Every entry needs to be written out again exactly.

§ Stored data entries

· · ·

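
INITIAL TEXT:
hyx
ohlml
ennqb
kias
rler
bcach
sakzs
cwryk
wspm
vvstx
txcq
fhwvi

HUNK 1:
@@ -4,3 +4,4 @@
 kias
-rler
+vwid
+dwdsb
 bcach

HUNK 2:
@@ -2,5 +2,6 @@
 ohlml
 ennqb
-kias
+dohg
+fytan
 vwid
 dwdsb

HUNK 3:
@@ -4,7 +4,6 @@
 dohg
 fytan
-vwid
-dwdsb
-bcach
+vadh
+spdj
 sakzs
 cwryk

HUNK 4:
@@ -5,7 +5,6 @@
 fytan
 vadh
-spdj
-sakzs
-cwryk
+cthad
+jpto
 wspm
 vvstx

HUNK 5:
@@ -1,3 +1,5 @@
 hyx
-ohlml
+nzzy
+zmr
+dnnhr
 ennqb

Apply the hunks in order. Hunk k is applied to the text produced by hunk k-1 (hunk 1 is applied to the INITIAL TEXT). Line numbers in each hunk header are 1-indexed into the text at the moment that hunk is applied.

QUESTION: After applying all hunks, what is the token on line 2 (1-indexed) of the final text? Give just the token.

Answer: nzzy

Derivation:
Hunk 1: at line 4 remove [rler] add [vwid,dwdsb] -> 13 lines: hyx ohlml ennqb kias vwid dwdsb bcach sakzs cwryk wspm vvstx txcq fhwvi
Hunk 2: at line 2 remove [kias] add [dohg,fytan] -> 14 lines: hyx ohlml ennqb dohg fytan vwid dwdsb bcach sakzs cwryk wspm vvstx txcq fhwvi
Hunk 3: at line 4 remove [vwid,dwdsb,bcach] add [vadh,spdj] -> 13 lines: hyx ohlml ennqb dohg fytan vadh spdj sakzs cwryk wspm vvstx txcq fhwvi
Hunk 4: at line 5 remove [spdj,sakzs,cwryk] add [cthad,jpto] -> 12 lines: hyx ohlml ennqb dohg fytan vadh cthad jpto wspm vvstx txcq fhwvi
Hunk 5: at line 1 remove [ohlml] add [nzzy,zmr,dnnhr] -> 14 lines: hyx nzzy zmr dnnhr ennqb dohg fytan vadh cthad jpto wspm vvstx txcq fhwvi
Final line 2: nzzy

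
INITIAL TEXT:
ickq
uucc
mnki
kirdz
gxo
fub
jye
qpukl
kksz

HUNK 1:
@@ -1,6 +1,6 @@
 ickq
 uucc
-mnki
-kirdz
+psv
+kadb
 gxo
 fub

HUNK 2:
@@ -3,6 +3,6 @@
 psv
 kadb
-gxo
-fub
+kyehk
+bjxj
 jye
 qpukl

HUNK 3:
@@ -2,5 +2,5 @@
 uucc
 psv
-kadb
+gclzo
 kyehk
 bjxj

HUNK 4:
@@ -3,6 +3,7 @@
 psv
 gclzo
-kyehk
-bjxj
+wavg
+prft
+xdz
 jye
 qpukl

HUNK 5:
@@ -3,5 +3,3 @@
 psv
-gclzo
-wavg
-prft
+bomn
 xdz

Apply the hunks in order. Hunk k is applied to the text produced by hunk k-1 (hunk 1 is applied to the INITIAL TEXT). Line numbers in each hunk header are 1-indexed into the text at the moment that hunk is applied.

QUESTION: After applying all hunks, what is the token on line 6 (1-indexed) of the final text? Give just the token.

Answer: jye

Derivation:
Hunk 1: at line 1 remove [mnki,kirdz] add [psv,kadb] -> 9 lines: ickq uucc psv kadb gxo fub jye qpukl kksz
Hunk 2: at line 3 remove [gxo,fub] add [kyehk,bjxj] -> 9 lines: ickq uucc psv kadb kyehk bjxj jye qpukl kksz
Hunk 3: at line 2 remove [kadb] add [gclzo] -> 9 lines: ickq uucc psv gclzo kyehk bjxj jye qpukl kksz
Hunk 4: at line 3 remove [kyehk,bjxj] add [wavg,prft,xdz] -> 10 lines: ickq uucc psv gclzo wavg prft xdz jye qpukl kksz
Hunk 5: at line 3 remove [gclzo,wavg,prft] add [bomn] -> 8 lines: ickq uucc psv bomn xdz jye qpukl kksz
Final line 6: jye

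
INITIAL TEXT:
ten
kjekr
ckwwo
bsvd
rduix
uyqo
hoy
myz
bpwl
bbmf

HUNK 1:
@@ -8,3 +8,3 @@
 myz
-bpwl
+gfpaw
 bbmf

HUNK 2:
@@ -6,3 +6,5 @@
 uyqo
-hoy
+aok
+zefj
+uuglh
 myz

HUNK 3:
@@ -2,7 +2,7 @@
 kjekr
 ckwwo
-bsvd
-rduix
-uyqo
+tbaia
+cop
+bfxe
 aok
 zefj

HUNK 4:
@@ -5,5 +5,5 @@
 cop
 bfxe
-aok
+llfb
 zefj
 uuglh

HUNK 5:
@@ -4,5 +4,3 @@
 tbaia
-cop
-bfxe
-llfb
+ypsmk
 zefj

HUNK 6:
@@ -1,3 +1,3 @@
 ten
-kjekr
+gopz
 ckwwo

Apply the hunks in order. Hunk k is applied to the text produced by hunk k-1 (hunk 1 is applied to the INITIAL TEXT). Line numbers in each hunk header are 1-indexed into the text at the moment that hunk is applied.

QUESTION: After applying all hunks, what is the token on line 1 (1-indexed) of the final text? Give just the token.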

· · ·

§ Written response
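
INITIAL TEXT:
hyx
ohlml
ennqb
kias
rler
bcach
sakzs
cwryk
wspm
vvstx
txcq
fhwvi

HUNK 1:
@@ -4,3 +4,4 @@
 kias
-rler
+vwid
+dwdsb
 bcach

HUNK 2:
@@ -2,5 +2,6 @@
 ohlml
 ennqb
-kias
+dohg
+fytan
 vwid
 dwdsb

HUNK 3:
@@ -4,7 +4,6 @@
 dohg
 fytan
-vwid
-dwdsb
-bcach
+vadh
+spdj
 sakzs
 cwryk

HUNK 4:
@@ -5,7 +5,6 @@
 fytan
 vadh
-spdj
-sakzs
-cwryk
+cthad
+jpto
 wspm
 vvstx

HUNK 5:
@@ -1,3 +1,5 @@
 hyx
-ohlml
+nzzy
+zmr
+dnnhr
 ennqb

Apply the hunks in order. Hunk k is applied to the text produced by hunk k-1 (hunk 1 is applied to the INITIAL TEXT). Line numbers in each hunk header are 1-indexed into the text at the moment that hunk is applied.

QUESTION: After applying all hunks, what is the token on line 2 (1-indexed) of the final text? Give just the token.

Answer: nzzy

Derivation:
Hunk 1: at line 4 remove [rler] add [vwid,dwdsb] -> 13 lines: hyx ohlml ennqb kias vwid dwdsb bcach sakzs cwryk wspm vvstx txcq fhwvi
Hunk 2: at line 2 remove [kias] add [dohg,fytan] -> 14 lines: hyx ohlml ennqb dohg fytan vwid dwdsb bcach sakzs cwryk wspm vvstx txcq fhwvi
Hunk 3: at line 4 remove [vwid,dwdsb,bcach] add [vadh,spdj] -> 13 lines: hyx ohlml ennqb dohg fytan vadh spdj sakzs cwryk wspm vvstx txcq fhwvi
Hunk 4: at line 5 remove [spdj,sakzs,cwryk] add [cthad,jpto] -> 12 lines: hyx ohlml ennqb dohg fytan vadh cthad jpto wspm vvstx txcq fhwvi
Hunk 5: at line 1 remove [ohlml] add [nzzy,zmr,dnnhr] -> 14 lines: hyx nzzy zmr dnnhr ennqb dohg fytan vadh cthad jpto wspm vvstx txcq fhwvi
Final line 2: nzzy

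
INITIAL TEXT:
ickq
uucc
mnki
kirdz
gxo
fub
jye
qpukl
kksz

HUNK 1:
@@ -1,6 +1,6 @@
 ickq
 uucc
-mnki
-kirdz
+psv
+kadb
 gxo
 fub

HUNK 2:
@@ -3,6 +3,6 @@
 psv
 kadb
-gxo
-fub
+kyehk
+bjxj
 jye
 qpukl

HUNK 3:
@@ -2,5 +2,5 @@
 uucc
 psv
-kadb
+gclzo
 kyehk
 bjxj

HUNK 4:
@@ -3,6 +3,7 @@
 psv
 gclzo
-kyehk
-bjxj
+wavg
+prft
+xdz
 jye
 qpukl

HUNK 5:
@@ -3,5 +3,3 @@
 psv
-gclzo
-wavg
-prft
+bomn
 xdz

Apply the hunks in order. Hunk k is applied to the text produced by hunk k-1 (hunk 1 is applied to the INITIAL TEXT). Line numbers in each hunk header are 1-indexed into the text at the moment that hunk is applied.

QUESTION: After applying all hunks, what is the token on line 6 (1-indexed) of the final text? Give just the token.

Answer: jye

Derivation:
Hunk 1: at line 1 remove [mnki,kirdz] add [psv,kadb] -> 9 lines: ickq uucc psv kadb gxo fub jye qpukl kksz
Hunk 2: at line 3 remove [gxo,fub] add [kyehk,bjxj] -> 9 lines: ickq uucc psv kadb kyehk bjxj jye qpukl kksz
Hunk 3: at line 2 remove [kadb] add [gclzo] -> 9 lines: ickq uucc psv gclzo kyehk bjxj jye qpukl kksz
Hunk 4: at line 3 remove [kyehk,bjxj] add [wavg,prft,xdz] -> 10 lines: ickq uucc psv gclzo wavg prft xdz jye qpukl kksz
Hunk 5: at line 3 remove [gclzo,wavg,prft] add [bomn] -> 8 lines: ickq uucc psv bomn xdz jye qpukl kksz
Final line 6: jye

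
INITIAL TEXT:
ten
kjekr
ckwwo
bsvd
rduix
uyqo
hoy
myz
bpwl
bbmf

HUNK 1:
@@ -8,3 +8,3 @@
 myz
-bpwl
+gfpaw
 bbmf

HUNK 2:
@@ -6,3 +6,5 @@
 uyqo
-hoy
+aok
+zefj
+uuglh
 myz

HUNK 3:
@@ -2,7 +2,7 @@
 kjekr
 ckwwo
-bsvd
-rduix
-uyqo
+tbaia
+cop
+bfxe
 aok
 zefj

HUNK 4:
@@ -5,5 +5,5 @@
 cop
 bfxe
-aok
+llfb
 zefj
 uuglh

HUNK 5:
@@ -4,5 +4,3 @@
 tbaia
-cop
-bfxe
-llfb
+ypsmk
 zefj

HUNK 6:
@@ -1,3 +1,3 @@
 ten
-kjekr
+gopz
 ckwwo

Apply the hunks in order. Hunk k is applied to the text produced by hunk k-1 (hunk 1 is applied to the INITIAL TEXT). Line numbers in each hunk header are 1-indexed into the text at the moment that hunk is applied.

QUESTION: After applying all hunks, what is the token on line 1 (1-indexed) of the final text? Give just the token.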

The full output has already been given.